***** Data supplied

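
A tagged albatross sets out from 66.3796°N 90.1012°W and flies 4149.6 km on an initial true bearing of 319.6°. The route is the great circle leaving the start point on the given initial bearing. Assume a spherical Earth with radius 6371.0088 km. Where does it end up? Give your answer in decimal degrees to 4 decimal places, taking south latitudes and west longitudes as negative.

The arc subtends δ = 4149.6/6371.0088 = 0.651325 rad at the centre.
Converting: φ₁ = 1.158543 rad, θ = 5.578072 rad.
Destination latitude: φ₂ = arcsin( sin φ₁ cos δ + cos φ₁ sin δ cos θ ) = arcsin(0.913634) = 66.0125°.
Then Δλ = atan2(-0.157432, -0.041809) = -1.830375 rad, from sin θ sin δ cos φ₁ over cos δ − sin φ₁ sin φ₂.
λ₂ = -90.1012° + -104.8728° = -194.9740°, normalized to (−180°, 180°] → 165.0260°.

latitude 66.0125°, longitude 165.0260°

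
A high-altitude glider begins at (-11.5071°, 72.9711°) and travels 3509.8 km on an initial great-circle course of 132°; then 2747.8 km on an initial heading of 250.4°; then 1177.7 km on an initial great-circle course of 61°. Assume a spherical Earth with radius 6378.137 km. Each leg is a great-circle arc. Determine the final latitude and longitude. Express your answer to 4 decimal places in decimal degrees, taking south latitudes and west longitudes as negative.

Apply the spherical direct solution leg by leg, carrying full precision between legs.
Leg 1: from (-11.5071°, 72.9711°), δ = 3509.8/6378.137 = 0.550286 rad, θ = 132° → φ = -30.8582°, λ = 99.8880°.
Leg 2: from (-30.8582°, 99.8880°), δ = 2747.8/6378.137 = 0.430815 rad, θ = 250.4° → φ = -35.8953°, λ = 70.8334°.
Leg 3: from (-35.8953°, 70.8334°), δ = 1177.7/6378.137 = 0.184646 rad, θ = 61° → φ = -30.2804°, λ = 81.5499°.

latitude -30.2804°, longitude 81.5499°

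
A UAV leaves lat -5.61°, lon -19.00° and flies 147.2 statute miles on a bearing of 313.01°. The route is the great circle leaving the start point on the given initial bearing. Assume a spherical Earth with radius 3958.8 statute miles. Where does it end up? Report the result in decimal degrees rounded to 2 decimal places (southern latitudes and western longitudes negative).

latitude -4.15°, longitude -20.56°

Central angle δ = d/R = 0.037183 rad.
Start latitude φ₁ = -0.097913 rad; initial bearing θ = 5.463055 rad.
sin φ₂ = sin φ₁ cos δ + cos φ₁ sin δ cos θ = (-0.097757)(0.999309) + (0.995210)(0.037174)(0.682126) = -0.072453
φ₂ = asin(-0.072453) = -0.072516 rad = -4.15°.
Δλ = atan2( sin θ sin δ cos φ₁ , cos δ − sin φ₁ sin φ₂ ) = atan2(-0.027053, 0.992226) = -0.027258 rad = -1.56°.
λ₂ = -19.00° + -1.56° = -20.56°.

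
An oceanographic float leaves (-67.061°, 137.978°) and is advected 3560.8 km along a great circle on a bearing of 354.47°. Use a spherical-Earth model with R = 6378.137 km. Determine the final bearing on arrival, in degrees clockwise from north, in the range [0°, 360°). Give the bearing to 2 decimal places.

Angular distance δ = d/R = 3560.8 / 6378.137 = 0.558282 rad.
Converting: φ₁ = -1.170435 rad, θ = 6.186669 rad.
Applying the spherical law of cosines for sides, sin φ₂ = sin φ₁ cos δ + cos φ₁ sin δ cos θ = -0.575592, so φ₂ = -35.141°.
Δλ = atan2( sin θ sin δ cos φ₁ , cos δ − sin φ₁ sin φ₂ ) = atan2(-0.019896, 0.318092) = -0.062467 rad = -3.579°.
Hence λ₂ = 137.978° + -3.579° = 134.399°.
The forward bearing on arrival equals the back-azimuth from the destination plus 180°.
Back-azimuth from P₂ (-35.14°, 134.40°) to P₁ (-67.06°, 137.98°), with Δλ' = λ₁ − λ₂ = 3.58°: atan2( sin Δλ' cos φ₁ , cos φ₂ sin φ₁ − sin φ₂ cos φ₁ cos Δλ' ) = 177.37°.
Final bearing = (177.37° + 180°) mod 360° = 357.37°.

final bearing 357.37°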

**********

Please retype all of the records, keeping each line exactly as it is.

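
A tagged albatross sets out from 66.3796°N 90.1012°W and flies 4149.6 km on an initial true bearing of 319.6°. The route is the great circle leaving the start point on the given initial bearing. Assume a spherical Earth with radius 6371.0088 km. Where does it end up? Give your answer in decimal degrees to 4 decimal places, taking south latitudes and west longitudes as negative.

The arc subtends δ = 4149.6/6371.0088 = 0.651325 rad at the centre.
Converting: φ₁ = 1.158543 rad, θ = 5.578072 rad.
Destination latitude: φ₂ = arcsin( sin φ₁ cos δ + cos φ₁ sin δ cos θ ) = arcsin(0.913634) = 66.0125°.
Then Δλ = atan2(-0.157432, -0.041809) = -1.830375 rad, from sin θ sin δ cos φ₁ over cos δ − sin φ₁ sin φ₂.
λ₂ = -90.1012° + -104.8728° = -194.9740°, normalized to (−180°, 180°] → 165.0260°.

latitude 66.0125°, longitude 165.0260°

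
A high-altitude glider begins at (-11.5071°, 72.9711°) and travels 3509.8 km on an initial great-circle course of 132°; then 2747.8 km on an initial heading of 250.4°; then 1177.7 km on an initial great-circle course of 61°. Assume a spherical Earth with radius 6378.137 km. Each leg is a great-circle arc. Determine the final latitude and longitude. Express your answer to 4 decimal places in decimal degrees, taking south latitudes and west longitudes as negative.

Apply the spherical direct solution leg by leg, carrying full precision between legs.
Leg 1: from (-11.5071°, 72.9711°), δ = 3509.8/6378.137 = 0.550286 rad, θ = 132° → φ = -30.8582°, λ = 99.8880°.
Leg 2: from (-30.8582°, 99.8880°), δ = 2747.8/6378.137 = 0.430815 rad, θ = 250.4° → φ = -35.8953°, λ = 70.8334°.
Leg 3: from (-35.8953°, 70.8334°), δ = 1177.7/6378.137 = 0.184646 rad, θ = 61° → φ = -30.2804°, λ = 81.5499°.

latitude -30.2804°, longitude 81.5499°

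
A UAV leaves lat -5.61°, lon -19.00° and flies 147.2 statute miles on a bearing of 313.01°. The route is the great circle leaving the start point on the given initial bearing. Assume a spherical Earth with radius 3958.8 statute miles. Where does it end up? Report the result in decimal degrees rounded to 2 decimal places (southern latitudes and western longitudes negative).

latitude -4.15°, longitude -20.56°

Central angle δ = d/R = 0.037183 rad.
Start latitude φ₁ = -0.097913 rad; initial bearing θ = 5.463055 rad.
sin φ₂ = sin φ₁ cos δ + cos φ₁ sin δ cos θ = (-0.097757)(0.999309) + (0.995210)(0.037174)(0.682126) = -0.072453
φ₂ = asin(-0.072453) = -0.072516 rad = -4.15°.
Δλ = atan2( sin θ sin δ cos φ₁ , cos δ − sin φ₁ sin φ₂ ) = atan2(-0.027053, 0.992226) = -0.027258 rad = -1.56°.
λ₂ = -19.00° + -1.56° = -20.56°.

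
An oceanographic float leaves (-67.061°, 137.978°) and is advected 3560.8 km along a great circle on a bearing of 354.47°. Use a spherical-Earth model with R = 6378.137 km. Determine the final bearing on arrival, in degrees clockwise from north, in the range [0°, 360°). Give the bearing to 2 decimal places.

Angular distance δ = d/R = 3560.8 / 6378.137 = 0.558282 rad.
Converting: φ₁ = -1.170435 rad, θ = 6.186669 rad.
Applying the spherical law of cosines for sides, sin φ₂ = sin φ₁ cos δ + cos φ₁ sin δ cos θ = -0.575592, so φ₂ = -35.141°.
Δλ = atan2( sin θ sin δ cos φ₁ , cos δ − sin φ₁ sin φ₂ ) = atan2(-0.019896, 0.318092) = -0.062467 rad = -3.579°.
Hence λ₂ = 137.978° + -3.579° = 134.399°.
The forward bearing on arrival equals the back-azimuth from the destination plus 180°.
Back-azimuth from P₂ (-35.14°, 134.40°) to P₁ (-67.06°, 137.98°), with Δλ' = λ₁ − λ₂ = 3.58°: atan2( sin Δλ' cos φ₁ , cos φ₂ sin φ₁ − sin φ₂ cos φ₁ cos Δλ' ) = 177.37°.
Final bearing = (177.37° + 180°) mod 360° = 357.37°.

final bearing 357.37°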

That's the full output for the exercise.